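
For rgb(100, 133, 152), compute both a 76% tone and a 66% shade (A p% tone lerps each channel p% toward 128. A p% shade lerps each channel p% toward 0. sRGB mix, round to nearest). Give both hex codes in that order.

76% tone:
  R: 100 + 21.28 = 121.28 → 121
  G: 133 + 0.76×(128−133) = 133 − 3.8 = 129.2 → 129
  B: 152 − 18.24 = 133.76 → 134
  → #798186
66% shade:
  R: 100 − 66 = 34 → 34
  G: 133 − 87.78 = 45.22 → 45
  B: 152 − 100.32 = 51.68 → 52
  → #222D34

#798186, #222D34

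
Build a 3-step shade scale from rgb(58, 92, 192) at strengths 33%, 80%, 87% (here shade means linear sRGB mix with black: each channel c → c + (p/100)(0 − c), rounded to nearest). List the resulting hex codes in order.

#273E81, #0C1226, #080C19

33%: (58 − 19.14 = 38.86→39, 92 − 30.36 = 61.64→62, 192 − 63.36 = 128.64→129) → #273E81
80%: (58 − 46.4 = 11.6→12, 92 − 73.6 = 18.4→18, 192 − 153.6 = 38.4→38) → #0C1226
87%: (58 − 50.46 = 7.54→8, 92 − 80.04 = 11.96→12, 192 − 167.04 = 24.96→25) → #080C19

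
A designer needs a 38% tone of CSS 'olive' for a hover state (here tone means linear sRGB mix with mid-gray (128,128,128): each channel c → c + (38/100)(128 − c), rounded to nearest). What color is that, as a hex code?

CSS olive is rgb(128, 128, 0).
Per channel, c → c + 0.38(128 − c):
  R: 128 + 0.38×(128−128) = 128 + 0 = 128 → 128
  G: 128 + 0.38×(128−128) = 128 + 0 = 128 → 128
  B: 0 + 48.64 = 48.64 → 49
rgb(128, 128, 49) = #808031.

#808031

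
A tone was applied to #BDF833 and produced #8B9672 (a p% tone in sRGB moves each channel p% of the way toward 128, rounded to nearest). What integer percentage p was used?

82%

#BDF833 is rgb(189, 248, 51); #8B9672 is rgb(139, 150, 114).
On the G channel (widest range): 150 ≈ 248 + (p/100)(128 − 248), so p ≈ 100×(150 − 248)/(128 − 248) = -9800/-120 = 81.67.
p = 82 reproduces all three channels after rounding.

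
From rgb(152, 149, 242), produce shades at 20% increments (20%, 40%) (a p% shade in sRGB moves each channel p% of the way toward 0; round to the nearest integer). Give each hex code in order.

20%: (152 − 30.4 = 121.6→122, 149 − 29.8 = 119.2→119, 242 − 48.4 = 193.6→194) → #7A77C2
40%: (152 − 60.8 = 91.2→91, 149 − 59.6 = 89.4→89, 242 − 96.8 = 145.2→145) → #5B5991

#7A77C2, #5B5991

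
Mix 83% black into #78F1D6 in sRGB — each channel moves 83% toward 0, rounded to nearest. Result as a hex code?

#78F1D6 is rgb(120, 241, 214).
Per channel, c → c + 0.83(0 − c):
  R: 120 + 0.83×(0−120) = 120 − 99.6 = 20.4 → 20
  G: 241 + 0.83×(0−241) = 241 − 200.03 = 40.97 → 41
  B: 214 − 177.62 = 36.38 → 36
rgb(20, 41, 36) = #142924.

#142924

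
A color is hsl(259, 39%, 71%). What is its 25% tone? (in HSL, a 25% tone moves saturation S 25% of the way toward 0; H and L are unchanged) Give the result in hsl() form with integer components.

S moves 25% from 39 toward 0: 39 − 9.75 = 29.25 → 29.
H and L are unchanged.

hsl(259, 29%, 71%)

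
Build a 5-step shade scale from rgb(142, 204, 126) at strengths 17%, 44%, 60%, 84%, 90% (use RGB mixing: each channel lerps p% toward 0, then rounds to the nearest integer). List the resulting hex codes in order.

17%: (142 − 24.14 = 117.86→118, 204 − 34.68 = 169.32→169, 126 − 21.42 = 104.58→105) → #76A969
44%: (142 − 62.48 = 79.52→80, 204 − 89.76 = 114.24→114, 126 − 55.44 = 70.56→71) → #507247
60%: (142 − 85.2 = 56.8→57, 204 − 122.4 = 81.6→82, 126 − 75.6 = 50.4→50) → #395232
84%: (142 − 119.28 = 22.72→23, 204 − 171.36 = 32.64→33, 126 − 105.84 = 20.16→20) → #172114
90%: (142 − 127.8 = 14.2→14, 204 − 183.6 = 20.4→20, 126 − 113.4 = 12.6→13) → #0E140D

#76A969, #507247, #395232, #172114, #0E140D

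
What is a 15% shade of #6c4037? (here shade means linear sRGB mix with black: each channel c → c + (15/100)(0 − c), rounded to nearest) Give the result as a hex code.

#5c362f

#6c4037 is rgb(108, 64, 55).
Per channel, c → c + 0.15(0 − c):
  R: 108 + 0.15×(0−108) = 108 − 16.2 = 91.8 → 92
  G: 64 + 0.15×(0−64) = 64 − 9.6 = 54.4 → 54
  B: 55 + 0.15×(0−55) = 55 − 8.25 = 46.75 → 47
rgb(92, 54, 47) = #5c362f.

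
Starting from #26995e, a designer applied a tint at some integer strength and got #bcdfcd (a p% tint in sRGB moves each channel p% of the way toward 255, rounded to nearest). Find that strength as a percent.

#26995e is rgb(38, 153, 94); #bcdfcd is rgb(188, 223, 205).
On the R channel (widest range): 188 ≈ 38 + (p/100)(255 − 38), so p ≈ 100×(188 − 38)/(255 − 38) = 15000/217 = 69.12.
p = 69 reproduces all three channels after rounding.

69%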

•••••

# Problem
Output the entire data exactly, line for line.

# Solved problem
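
For rgb(100, 133, 152), compute both a 76% tone and a 66% shade (A p% tone lerps each channel p% toward 128. A p% shade lerps each channel p% toward 0. sRGB mix, round to nearest). Give both hex codes in that order.

76% tone:
  R: 100 + 21.28 = 121.28 → 121
  G: 133 + 0.76×(128−133) = 133 − 3.8 = 129.2 → 129
  B: 152 − 18.24 = 133.76 → 134
  → #798186
66% shade:
  R: 100 − 66 = 34 → 34
  G: 133 − 87.78 = 45.22 → 45
  B: 152 − 100.32 = 51.68 → 52
  → #222D34

#798186, #222D34

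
Build a 3-step shade scale from rgb(58, 92, 192) at strengths 33%, 80%, 87% (here shade means linear sRGB mix with black: each channel c → c + (p/100)(0 − c), rounded to nearest). List the resulting hex codes in order.

#273E81, #0C1226, #080C19

33%: (58 − 19.14 = 38.86→39, 92 − 30.36 = 61.64→62, 192 − 63.36 = 128.64→129) → #273E81
80%: (58 − 46.4 = 11.6→12, 92 − 73.6 = 18.4→18, 192 − 153.6 = 38.4→38) → #0C1226
87%: (58 − 50.46 = 7.54→8, 92 − 80.04 = 11.96→12, 192 − 167.04 = 24.96→25) → #080C19

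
A designer needs a 38% tone of CSS 'olive' for a hover state (here tone means linear sRGB mix with mid-gray (128,128,128): each channel c → c + (38/100)(128 − c), rounded to nearest). What color is that, as a hex code?

CSS olive is rgb(128, 128, 0).
Per channel, c → c + 0.38(128 − c):
  R: 128 + 0.38×(128−128) = 128 + 0 = 128 → 128
  G: 128 + 0.38×(128−128) = 128 + 0 = 128 → 128
  B: 0 + 48.64 = 48.64 → 49
rgb(128, 128, 49) = #808031.

#808031

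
A tone was applied to #BDF833 and produced #8B9672 (a p% tone in sRGB moves each channel p% of the way toward 128, rounded to nearest). What integer percentage p was used?

82%

#BDF833 is rgb(189, 248, 51); #8B9672 is rgb(139, 150, 114).
On the G channel (widest range): 150 ≈ 248 + (p/100)(128 − 248), so p ≈ 100×(150 − 248)/(128 − 248) = -9800/-120 = 81.67.
p = 82 reproduces all three channels after rounding.

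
From rgb(152, 149, 242), produce shades at 20% increments (20%, 40%) (a p% shade in sRGB moves each channel p% of the way toward 0; round to the nearest integer). Give each hex code in order.

20%: (152 − 30.4 = 121.6→122, 149 − 29.8 = 119.2→119, 242 − 48.4 = 193.6→194) → #7A77C2
40%: (152 − 60.8 = 91.2→91, 149 − 59.6 = 89.4→89, 242 − 96.8 = 145.2→145) → #5B5991

#7A77C2, #5B5991

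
Mix 83% black into #78F1D6 in sRGB — each channel moves 83% toward 0, rounded to nearest. Result as a hex code?

#78F1D6 is rgb(120, 241, 214).
Per channel, c → c + 0.83(0 − c):
  R: 120 + 0.83×(0−120) = 120 − 99.6 = 20.4 → 20
  G: 241 + 0.83×(0−241) = 241 − 200.03 = 40.97 → 41
  B: 214 − 177.62 = 36.38 → 36
rgb(20, 41, 36) = #142924.

#142924

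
A color is hsl(259, 39%, 71%). What is its 25% tone? (in HSL, a 25% tone moves saturation S 25% of the way toward 0; H and L are unchanged) Give the result in hsl() form with integer components.

S moves 25% from 39 toward 0: 39 − 9.75 = 29.25 → 29.
H and L are unchanged.

hsl(259, 29%, 71%)

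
Build a 5-step shade scale from rgb(142, 204, 126) at strengths 17%, 44%, 60%, 84%, 90% (use RGB mixing: each channel lerps p% toward 0, then rounds to the nearest integer). List the resulting hex codes in order.

17%: (142 − 24.14 = 117.86→118, 204 − 34.68 = 169.32→169, 126 − 21.42 = 104.58→105) → #76A969
44%: (142 − 62.48 = 79.52→80, 204 − 89.76 = 114.24→114, 126 − 55.44 = 70.56→71) → #507247
60%: (142 − 85.2 = 56.8→57, 204 − 122.4 = 81.6→82, 126 − 75.6 = 50.4→50) → #395232
84%: (142 − 119.28 = 22.72→23, 204 − 171.36 = 32.64→33, 126 − 105.84 = 20.16→20) → #172114
90%: (142 − 127.8 = 14.2→14, 204 − 183.6 = 20.4→20, 126 − 113.4 = 12.6→13) → #0E140D

#76A969, #507247, #395232, #172114, #0E140D

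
What is a 15% shade of #6c4037? (here shade means linear sRGB mix with black: each channel c → c + (15/100)(0 − c), rounded to nearest) Give the result as a hex code.

#5c362f

#6c4037 is rgb(108, 64, 55).
Per channel, c → c + 0.15(0 − c):
  R: 108 + 0.15×(0−108) = 108 − 16.2 = 91.8 → 92
  G: 64 + 0.15×(0−64) = 64 − 9.6 = 54.4 → 54
  B: 55 + 0.15×(0−55) = 55 − 8.25 = 46.75 → 47
rgb(92, 54, 47) = #5c362f.

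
Starting from #26995e, a designer applied a tint at some integer strength and got #bcdfcd (a p% tint in sRGB moves each channel p% of the way toward 255, rounded to nearest). Find that strength as a percent.

#26995e is rgb(38, 153, 94); #bcdfcd is rgb(188, 223, 205).
On the R channel (widest range): 188 ≈ 38 + (p/100)(255 − 38), so p ≈ 100×(188 − 38)/(255 − 38) = 15000/217 = 69.12.
p = 69 reproduces all three channels after rounding.

69%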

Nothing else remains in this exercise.